Your answer should contain each record from the listing, repeated exactly.
======== RECORDS TO USE
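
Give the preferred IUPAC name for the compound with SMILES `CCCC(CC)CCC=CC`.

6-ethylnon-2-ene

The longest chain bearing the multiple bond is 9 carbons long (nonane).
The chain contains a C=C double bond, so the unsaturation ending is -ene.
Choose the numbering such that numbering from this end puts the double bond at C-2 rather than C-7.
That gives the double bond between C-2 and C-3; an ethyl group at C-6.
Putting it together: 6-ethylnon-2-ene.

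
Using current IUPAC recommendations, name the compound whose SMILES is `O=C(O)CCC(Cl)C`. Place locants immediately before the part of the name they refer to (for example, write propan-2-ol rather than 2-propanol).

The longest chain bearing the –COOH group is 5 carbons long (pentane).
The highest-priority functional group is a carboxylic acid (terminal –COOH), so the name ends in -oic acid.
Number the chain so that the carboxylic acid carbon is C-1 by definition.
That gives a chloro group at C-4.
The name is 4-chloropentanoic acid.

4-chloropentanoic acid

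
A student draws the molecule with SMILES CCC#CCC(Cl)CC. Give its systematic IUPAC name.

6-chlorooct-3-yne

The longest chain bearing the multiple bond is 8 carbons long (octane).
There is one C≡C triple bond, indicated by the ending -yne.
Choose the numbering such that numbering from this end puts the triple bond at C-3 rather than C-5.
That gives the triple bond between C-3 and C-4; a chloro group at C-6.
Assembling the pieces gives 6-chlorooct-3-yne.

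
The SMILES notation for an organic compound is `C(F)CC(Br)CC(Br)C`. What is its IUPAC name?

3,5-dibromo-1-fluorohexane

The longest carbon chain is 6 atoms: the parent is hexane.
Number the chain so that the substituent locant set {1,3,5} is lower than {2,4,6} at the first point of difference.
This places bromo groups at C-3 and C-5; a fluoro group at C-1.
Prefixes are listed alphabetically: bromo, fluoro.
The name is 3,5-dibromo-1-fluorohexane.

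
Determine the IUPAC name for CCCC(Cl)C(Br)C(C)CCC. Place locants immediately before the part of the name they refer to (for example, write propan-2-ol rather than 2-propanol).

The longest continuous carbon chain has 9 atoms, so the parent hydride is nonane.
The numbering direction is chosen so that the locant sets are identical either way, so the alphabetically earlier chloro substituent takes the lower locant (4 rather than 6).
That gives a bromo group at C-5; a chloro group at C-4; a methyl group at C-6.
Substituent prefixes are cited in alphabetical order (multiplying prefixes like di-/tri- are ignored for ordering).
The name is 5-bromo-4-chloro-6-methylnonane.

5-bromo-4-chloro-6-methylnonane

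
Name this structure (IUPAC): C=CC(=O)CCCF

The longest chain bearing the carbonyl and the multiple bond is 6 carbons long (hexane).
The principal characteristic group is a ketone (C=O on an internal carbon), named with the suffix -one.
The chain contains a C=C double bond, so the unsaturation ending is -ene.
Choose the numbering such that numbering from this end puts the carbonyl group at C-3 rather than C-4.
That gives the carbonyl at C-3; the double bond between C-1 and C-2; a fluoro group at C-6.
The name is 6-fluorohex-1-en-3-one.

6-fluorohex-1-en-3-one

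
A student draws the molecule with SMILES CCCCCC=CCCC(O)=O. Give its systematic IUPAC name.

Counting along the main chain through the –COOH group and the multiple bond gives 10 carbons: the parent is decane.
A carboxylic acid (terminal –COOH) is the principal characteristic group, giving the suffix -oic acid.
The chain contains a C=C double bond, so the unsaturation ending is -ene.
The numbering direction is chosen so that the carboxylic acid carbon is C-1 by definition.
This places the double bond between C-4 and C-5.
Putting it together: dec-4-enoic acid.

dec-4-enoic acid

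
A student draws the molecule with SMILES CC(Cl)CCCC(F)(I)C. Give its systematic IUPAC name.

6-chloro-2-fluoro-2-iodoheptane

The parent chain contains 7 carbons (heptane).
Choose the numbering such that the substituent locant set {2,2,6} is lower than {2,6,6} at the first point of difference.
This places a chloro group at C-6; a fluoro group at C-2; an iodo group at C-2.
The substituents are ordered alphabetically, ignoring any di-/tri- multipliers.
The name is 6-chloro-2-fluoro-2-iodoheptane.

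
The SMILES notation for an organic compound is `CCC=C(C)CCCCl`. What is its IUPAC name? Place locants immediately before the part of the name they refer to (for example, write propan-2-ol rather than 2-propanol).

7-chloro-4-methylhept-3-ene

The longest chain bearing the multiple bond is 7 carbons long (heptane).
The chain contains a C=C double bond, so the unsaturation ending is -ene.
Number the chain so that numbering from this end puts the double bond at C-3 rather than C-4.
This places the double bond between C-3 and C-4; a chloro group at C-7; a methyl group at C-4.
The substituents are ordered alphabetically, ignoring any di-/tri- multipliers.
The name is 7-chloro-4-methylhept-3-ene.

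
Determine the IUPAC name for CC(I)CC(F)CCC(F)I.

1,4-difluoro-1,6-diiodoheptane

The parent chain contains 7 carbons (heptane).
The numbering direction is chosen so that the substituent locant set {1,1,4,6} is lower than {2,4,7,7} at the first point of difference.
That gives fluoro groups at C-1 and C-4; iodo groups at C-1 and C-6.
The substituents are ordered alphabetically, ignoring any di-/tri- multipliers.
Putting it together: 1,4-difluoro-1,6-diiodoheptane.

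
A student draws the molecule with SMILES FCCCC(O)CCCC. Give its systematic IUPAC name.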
================
EXPECTED ANSWER
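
Give the preferred IUPAC name for the compound with SMILES `CCCC(CC)CCC=CC`.

6-ethylnon-2-ene

The longest chain bearing the multiple bond is 9 carbons long (nonane).
The chain contains a C=C double bond, so the unsaturation ending is -ene.
Choose the numbering such that numbering from this end puts the double bond at C-2 rather than C-7.
That gives the double bond between C-2 and C-3; an ethyl group at C-6.
Putting it together: 6-ethylnon-2-ene.

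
Using current IUPAC recommendations, name the compound whose SMILES is `O=C(O)CCC(Cl)C`. Place locants immediately before the part of the name they refer to (for example, write propan-2-ol rather than 2-propanol).

The longest chain bearing the –COOH group is 5 carbons long (pentane).
The highest-priority functional group is a carboxylic acid (terminal –COOH), so the name ends in -oic acid.
Number the chain so that the carboxylic acid carbon is C-1 by definition.
That gives a chloro group at C-4.
The name is 4-chloropentanoic acid.

4-chloropentanoic acid

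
A student draws the molecule with SMILES CCC#CCC(Cl)CC. Give its systematic IUPAC name.

6-chlorooct-3-yne

The longest chain bearing the multiple bond is 8 carbons long (octane).
There is one C≡C triple bond, indicated by the ending -yne.
Choose the numbering such that numbering from this end puts the triple bond at C-3 rather than C-5.
That gives the triple bond between C-3 and C-4; a chloro group at C-6.
Assembling the pieces gives 6-chlorooct-3-yne.

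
The SMILES notation for an organic compound is `C(F)CC(Br)CC(Br)C`. What is its IUPAC name?

3,5-dibromo-1-fluorohexane

The longest carbon chain is 6 atoms: the parent is hexane.
Number the chain so that the substituent locant set {1,3,5} is lower than {2,4,6} at the first point of difference.
This places bromo groups at C-3 and C-5; a fluoro group at C-1.
Prefixes are listed alphabetically: bromo, fluoro.
The name is 3,5-dibromo-1-fluorohexane.

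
Determine the IUPAC name for CCCC(Cl)C(Br)C(C)CCC. Place locants immediately before the part of the name they refer to (for example, write propan-2-ol rather than 2-propanol).

The longest continuous carbon chain has 9 atoms, so the parent hydride is nonane.
The numbering direction is chosen so that the locant sets are identical either way, so the alphabetically earlier chloro substituent takes the lower locant (4 rather than 6).
That gives a bromo group at C-5; a chloro group at C-4; a methyl group at C-6.
Substituent prefixes are cited in alphabetical order (multiplying prefixes like di-/tri- are ignored for ordering).
The name is 5-bromo-4-chloro-6-methylnonane.

5-bromo-4-chloro-6-methylnonane

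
Name this structure (IUPAC): C=CC(=O)CCCF

The longest chain bearing the carbonyl and the multiple bond is 6 carbons long (hexane).
The principal characteristic group is a ketone (C=O on an internal carbon), named with the suffix -one.
The chain contains a C=C double bond, so the unsaturation ending is -ene.
Choose the numbering such that numbering from this end puts the carbonyl group at C-3 rather than C-4.
That gives the carbonyl at C-3; the double bond between C-1 and C-2; a fluoro group at C-6.
The name is 6-fluorohex-1-en-3-one.

6-fluorohex-1-en-3-one

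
A student draws the molecule with SMILES CCCCCC=CCCC(O)=O. Give its systematic IUPAC name.

Counting along the main chain through the –COOH group and the multiple bond gives 10 carbons: the parent is decane.
A carboxylic acid (terminal –COOH) is the principal characteristic group, giving the suffix -oic acid.
The chain contains a C=C double bond, so the unsaturation ending is -ene.
The numbering direction is chosen so that the carboxylic acid carbon is C-1 by definition.
This places the double bond between C-4 and C-5.
Putting it together: dec-4-enoic acid.

dec-4-enoic acid

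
A student draws the molecule with SMILES CC(Cl)CCCC(F)(I)C. Give its systematic IUPAC name.

6-chloro-2-fluoro-2-iodoheptane

The parent chain contains 7 carbons (heptane).
Choose the numbering such that the substituent locant set {2,2,6} is lower than {2,6,6} at the first point of difference.
This places a chloro group at C-6; a fluoro group at C-2; an iodo group at C-2.
The substituents are ordered alphabetically, ignoring any di-/tri- multipliers.
The name is 6-chloro-2-fluoro-2-iodoheptane.

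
The SMILES notation for an organic compound is `CCC=C(C)CCCCl`. What is its IUPAC name? Place locants immediately before the part of the name they refer to (for example, write propan-2-ol rather than 2-propanol).

7-chloro-4-methylhept-3-ene

The longest chain bearing the multiple bond is 7 carbons long (heptane).
The chain contains a C=C double bond, so the unsaturation ending is -ene.
Number the chain so that numbering from this end puts the double bond at C-3 rather than C-4.
This places the double bond between C-3 and C-4; a chloro group at C-7; a methyl group at C-4.
The substituents are ordered alphabetically, ignoring any di-/tri- multipliers.
The name is 7-chloro-4-methylhept-3-ene.

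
Determine the IUPAC name for CC(I)CC(F)CCC(F)I.

1,4-difluoro-1,6-diiodoheptane

The parent chain contains 7 carbons (heptane).
The numbering direction is chosen so that the substituent locant set {1,1,4,6} is lower than {2,4,7,7} at the first point of difference.
That gives fluoro groups at C-1 and C-4; iodo groups at C-1 and C-6.
The substituents are ordered alphabetically, ignoring any di-/tri- multipliers.
Putting it together: 1,4-difluoro-1,6-diiodoheptane.

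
A student draws the molecule with SMILES FCCCC(O)CCCC. Give its systematic IUPAC name.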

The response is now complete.